• _What the task asks_
Write out the entries below exactly. End with the line that contains "Primer P2: GTCCGGGGGGCCCG".

*** Opening of Source data ***

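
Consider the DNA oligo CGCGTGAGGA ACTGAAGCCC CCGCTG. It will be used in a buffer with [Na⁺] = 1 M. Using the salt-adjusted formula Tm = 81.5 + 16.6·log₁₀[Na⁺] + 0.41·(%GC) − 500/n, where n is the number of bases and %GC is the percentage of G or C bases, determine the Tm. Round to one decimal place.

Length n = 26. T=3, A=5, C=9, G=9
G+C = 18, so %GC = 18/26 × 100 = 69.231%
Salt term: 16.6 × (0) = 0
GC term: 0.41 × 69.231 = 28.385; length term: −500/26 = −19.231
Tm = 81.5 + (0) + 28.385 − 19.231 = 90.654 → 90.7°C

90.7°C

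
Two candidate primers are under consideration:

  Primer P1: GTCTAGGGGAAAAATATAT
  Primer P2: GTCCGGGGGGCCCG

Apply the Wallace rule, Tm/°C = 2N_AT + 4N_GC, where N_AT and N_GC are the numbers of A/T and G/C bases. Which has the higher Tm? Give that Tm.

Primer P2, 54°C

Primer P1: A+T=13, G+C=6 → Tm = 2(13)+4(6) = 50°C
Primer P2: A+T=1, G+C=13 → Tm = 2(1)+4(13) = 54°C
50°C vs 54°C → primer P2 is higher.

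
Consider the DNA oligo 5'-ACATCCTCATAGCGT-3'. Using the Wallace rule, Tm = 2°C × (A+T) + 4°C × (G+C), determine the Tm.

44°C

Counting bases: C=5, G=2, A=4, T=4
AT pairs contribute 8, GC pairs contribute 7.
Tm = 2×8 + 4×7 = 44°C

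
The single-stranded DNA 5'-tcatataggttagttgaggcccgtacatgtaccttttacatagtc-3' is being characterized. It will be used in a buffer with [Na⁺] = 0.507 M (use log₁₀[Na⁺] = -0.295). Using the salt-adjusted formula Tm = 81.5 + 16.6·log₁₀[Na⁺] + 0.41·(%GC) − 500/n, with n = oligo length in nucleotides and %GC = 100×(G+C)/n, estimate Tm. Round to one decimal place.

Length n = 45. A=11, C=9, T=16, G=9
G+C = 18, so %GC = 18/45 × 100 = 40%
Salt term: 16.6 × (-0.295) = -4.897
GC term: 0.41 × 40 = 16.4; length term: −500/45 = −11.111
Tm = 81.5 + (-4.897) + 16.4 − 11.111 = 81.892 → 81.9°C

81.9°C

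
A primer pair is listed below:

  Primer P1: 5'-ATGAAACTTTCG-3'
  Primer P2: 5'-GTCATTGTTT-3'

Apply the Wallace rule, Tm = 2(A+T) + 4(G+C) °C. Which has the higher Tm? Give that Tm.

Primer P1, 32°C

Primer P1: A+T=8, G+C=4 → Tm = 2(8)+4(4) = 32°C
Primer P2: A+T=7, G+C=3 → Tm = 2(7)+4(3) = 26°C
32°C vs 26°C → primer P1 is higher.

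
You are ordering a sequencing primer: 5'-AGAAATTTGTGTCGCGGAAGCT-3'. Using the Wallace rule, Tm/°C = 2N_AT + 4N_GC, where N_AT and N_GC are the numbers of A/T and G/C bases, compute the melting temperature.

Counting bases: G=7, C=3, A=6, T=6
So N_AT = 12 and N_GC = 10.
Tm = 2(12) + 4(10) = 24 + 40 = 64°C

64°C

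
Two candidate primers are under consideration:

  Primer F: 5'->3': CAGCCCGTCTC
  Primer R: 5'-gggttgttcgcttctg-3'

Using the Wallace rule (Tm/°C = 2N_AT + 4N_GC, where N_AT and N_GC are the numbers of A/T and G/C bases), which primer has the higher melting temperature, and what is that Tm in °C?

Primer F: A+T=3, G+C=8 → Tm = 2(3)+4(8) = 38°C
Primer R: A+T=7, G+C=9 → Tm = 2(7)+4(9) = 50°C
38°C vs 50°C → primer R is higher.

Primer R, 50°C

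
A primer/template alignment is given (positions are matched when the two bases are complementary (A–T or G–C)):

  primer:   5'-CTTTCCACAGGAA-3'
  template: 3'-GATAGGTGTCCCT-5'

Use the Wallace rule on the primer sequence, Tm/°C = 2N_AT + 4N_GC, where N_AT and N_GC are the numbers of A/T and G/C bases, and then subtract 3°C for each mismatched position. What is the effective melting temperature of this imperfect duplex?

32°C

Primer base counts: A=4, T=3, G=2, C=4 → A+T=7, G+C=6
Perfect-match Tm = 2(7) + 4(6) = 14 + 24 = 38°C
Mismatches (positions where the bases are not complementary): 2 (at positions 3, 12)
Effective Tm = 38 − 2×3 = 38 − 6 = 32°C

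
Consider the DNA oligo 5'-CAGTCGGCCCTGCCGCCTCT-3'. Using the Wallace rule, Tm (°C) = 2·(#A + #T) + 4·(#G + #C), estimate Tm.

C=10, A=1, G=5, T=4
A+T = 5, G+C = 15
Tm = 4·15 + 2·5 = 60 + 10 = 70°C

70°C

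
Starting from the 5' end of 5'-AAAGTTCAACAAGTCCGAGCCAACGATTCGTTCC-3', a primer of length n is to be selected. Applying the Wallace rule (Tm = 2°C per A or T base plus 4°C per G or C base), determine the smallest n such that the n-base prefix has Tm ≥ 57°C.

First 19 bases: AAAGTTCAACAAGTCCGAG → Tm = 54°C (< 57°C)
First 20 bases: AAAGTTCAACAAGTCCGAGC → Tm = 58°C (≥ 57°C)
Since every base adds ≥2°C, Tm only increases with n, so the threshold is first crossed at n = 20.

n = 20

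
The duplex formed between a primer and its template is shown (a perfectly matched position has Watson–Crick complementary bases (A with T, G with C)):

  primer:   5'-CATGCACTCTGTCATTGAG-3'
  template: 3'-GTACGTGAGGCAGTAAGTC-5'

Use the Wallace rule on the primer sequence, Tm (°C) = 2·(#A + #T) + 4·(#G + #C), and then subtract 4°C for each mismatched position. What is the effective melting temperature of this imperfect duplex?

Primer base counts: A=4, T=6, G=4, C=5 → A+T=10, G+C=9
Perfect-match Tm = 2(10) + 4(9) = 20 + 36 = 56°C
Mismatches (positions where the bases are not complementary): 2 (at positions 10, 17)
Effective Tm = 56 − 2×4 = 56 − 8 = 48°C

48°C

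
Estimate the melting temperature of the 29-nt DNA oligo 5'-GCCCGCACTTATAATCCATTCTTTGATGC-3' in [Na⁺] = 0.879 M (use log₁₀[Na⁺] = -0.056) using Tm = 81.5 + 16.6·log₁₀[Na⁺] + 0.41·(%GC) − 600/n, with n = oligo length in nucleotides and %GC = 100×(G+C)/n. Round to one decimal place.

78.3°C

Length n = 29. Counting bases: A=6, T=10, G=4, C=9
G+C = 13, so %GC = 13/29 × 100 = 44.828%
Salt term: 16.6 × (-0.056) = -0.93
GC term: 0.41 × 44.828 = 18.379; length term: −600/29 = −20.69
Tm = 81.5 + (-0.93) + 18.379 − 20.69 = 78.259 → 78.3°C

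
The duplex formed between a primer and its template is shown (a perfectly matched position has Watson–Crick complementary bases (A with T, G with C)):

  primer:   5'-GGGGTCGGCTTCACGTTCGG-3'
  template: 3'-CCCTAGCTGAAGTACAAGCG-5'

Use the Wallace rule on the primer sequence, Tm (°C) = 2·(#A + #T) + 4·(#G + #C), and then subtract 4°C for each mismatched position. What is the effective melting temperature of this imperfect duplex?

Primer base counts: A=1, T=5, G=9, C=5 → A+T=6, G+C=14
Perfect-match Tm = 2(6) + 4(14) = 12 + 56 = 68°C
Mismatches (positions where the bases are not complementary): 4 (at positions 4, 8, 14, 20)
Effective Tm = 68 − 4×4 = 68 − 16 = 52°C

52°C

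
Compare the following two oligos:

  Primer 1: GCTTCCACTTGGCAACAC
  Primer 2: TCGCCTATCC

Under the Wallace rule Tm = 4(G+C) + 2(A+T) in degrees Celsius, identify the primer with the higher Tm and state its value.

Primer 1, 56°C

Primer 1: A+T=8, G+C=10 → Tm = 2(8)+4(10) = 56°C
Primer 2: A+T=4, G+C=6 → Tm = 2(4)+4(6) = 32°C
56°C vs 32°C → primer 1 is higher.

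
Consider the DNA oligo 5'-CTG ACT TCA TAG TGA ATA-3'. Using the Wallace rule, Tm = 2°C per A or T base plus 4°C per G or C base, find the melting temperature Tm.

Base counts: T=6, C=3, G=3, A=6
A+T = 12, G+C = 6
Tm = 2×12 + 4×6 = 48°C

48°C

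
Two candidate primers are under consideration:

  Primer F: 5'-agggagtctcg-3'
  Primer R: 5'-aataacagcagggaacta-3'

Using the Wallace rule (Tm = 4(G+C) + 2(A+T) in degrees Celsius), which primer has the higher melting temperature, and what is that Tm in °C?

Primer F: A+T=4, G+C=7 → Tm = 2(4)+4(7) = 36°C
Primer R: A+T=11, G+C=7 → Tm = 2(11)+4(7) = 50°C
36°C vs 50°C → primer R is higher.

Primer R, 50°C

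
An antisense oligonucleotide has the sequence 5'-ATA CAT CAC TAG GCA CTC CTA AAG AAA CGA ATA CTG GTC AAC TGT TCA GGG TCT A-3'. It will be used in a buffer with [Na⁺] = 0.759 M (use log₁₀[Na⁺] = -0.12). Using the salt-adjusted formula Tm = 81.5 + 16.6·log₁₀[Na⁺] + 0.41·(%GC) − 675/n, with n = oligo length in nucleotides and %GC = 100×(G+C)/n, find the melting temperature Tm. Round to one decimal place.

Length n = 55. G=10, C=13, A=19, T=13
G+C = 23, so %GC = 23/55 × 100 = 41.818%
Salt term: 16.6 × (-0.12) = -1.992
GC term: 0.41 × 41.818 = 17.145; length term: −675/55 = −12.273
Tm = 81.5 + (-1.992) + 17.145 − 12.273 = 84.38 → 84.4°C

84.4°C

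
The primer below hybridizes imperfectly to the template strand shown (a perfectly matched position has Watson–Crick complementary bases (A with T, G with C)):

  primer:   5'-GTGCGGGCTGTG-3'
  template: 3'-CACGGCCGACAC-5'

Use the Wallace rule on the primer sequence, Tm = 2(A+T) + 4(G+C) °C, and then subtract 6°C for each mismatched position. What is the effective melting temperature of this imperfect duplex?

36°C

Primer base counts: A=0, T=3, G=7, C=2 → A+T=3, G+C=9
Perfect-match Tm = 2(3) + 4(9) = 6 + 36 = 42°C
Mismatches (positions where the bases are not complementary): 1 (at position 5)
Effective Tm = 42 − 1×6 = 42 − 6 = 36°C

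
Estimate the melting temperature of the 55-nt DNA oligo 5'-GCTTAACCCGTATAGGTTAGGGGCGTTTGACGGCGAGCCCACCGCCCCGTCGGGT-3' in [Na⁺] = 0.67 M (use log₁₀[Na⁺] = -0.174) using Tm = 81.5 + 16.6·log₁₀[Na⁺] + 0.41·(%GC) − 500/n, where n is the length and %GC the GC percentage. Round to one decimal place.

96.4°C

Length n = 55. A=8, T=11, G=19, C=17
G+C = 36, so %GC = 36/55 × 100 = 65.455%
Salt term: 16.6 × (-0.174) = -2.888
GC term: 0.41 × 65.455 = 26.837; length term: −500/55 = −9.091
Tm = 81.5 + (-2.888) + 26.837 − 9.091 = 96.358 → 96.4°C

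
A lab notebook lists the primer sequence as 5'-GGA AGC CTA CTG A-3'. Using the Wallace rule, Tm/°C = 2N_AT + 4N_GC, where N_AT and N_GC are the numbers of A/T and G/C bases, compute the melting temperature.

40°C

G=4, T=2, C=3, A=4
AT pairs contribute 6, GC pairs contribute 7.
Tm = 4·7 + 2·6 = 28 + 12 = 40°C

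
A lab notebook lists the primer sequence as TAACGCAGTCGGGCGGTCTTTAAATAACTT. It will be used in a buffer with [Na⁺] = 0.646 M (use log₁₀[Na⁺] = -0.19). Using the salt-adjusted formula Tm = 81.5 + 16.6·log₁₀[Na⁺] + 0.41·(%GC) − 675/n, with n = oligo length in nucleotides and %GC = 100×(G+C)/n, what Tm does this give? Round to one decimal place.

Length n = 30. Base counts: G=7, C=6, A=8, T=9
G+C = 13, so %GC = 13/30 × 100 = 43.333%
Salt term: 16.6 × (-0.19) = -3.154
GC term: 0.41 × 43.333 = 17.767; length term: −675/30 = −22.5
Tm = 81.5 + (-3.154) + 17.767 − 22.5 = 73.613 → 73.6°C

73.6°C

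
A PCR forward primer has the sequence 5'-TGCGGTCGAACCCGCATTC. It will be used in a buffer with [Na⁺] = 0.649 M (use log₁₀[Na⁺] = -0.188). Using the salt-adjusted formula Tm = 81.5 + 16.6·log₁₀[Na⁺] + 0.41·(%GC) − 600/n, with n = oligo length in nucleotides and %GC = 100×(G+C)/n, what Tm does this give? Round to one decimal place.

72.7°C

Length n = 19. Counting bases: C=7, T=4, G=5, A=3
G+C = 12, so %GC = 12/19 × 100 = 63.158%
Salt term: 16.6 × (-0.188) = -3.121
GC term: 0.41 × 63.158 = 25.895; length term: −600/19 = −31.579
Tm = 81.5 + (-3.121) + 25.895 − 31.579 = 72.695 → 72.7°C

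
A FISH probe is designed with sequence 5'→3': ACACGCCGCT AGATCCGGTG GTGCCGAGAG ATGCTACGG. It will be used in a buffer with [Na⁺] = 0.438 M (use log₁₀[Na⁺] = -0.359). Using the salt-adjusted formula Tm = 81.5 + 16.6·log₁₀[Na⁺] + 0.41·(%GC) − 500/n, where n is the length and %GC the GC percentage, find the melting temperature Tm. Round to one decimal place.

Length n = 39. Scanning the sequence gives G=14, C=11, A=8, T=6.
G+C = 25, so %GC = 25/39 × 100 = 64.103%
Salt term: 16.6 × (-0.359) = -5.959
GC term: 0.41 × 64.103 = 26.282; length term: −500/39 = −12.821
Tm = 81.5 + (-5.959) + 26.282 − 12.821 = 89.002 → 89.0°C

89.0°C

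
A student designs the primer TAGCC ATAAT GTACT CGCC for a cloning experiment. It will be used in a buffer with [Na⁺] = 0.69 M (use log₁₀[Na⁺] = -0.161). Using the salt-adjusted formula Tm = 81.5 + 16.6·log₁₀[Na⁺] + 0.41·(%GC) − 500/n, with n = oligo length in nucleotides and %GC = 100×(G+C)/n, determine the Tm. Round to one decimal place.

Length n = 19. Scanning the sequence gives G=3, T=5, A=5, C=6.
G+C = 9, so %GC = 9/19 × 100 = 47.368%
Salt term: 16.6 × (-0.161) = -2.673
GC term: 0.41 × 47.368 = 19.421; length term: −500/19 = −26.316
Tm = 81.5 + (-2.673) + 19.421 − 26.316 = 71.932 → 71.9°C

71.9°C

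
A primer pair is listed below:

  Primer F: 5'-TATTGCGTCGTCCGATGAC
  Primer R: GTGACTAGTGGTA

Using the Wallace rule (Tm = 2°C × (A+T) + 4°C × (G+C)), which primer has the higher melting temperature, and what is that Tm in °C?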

*** Close of Source data ***

• _Answer box_
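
Consider the DNA oligo CGCGTGAGGA ACTGAAGCCC CCGCTG. It will be used in a buffer with [Na⁺] = 1 M. Using the salt-adjusted formula Tm = 81.5 + 16.6·log₁₀[Na⁺] + 0.41·(%GC) − 500/n, where n is the number of bases and %GC is the percentage of G or C bases, determine the Tm. Round to one decimal place.

Length n = 26. T=3, A=5, C=9, G=9
G+C = 18, so %GC = 18/26 × 100 = 69.231%
Salt term: 16.6 × (0) = 0
GC term: 0.41 × 69.231 = 28.385; length term: −500/26 = −19.231
Tm = 81.5 + (0) + 28.385 − 19.231 = 90.654 → 90.7°C

90.7°C

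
Two candidate primers are under consideration:

  Primer P1: GTCTAGGGGAAAAATATAT
  Primer P2: GTCCGGGGGGCCCG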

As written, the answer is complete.